• Data for the task:
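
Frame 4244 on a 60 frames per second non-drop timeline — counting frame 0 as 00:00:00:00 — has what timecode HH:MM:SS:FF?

00:01:10:44

4244 ÷ 60 = 70 full seconds, remainder 44 frames.
70 s = 0 h 1 min 10 s.
Timecode: 00:01:10:44.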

• Task details:
When you reach this point, go back and write out each record above exactly.

• Solution below:
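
Frame 4244 on a 60 frames per second non-drop timeline — counting frame 0 as 00:00:00:00 — has what timecode HH:MM:SS:FF?

00:01:10:44

4244 ÷ 60 = 70 full seconds, remainder 44 frames.
70 s = 0 h 1 min 10 s.
Timecode: 00:01:10:44.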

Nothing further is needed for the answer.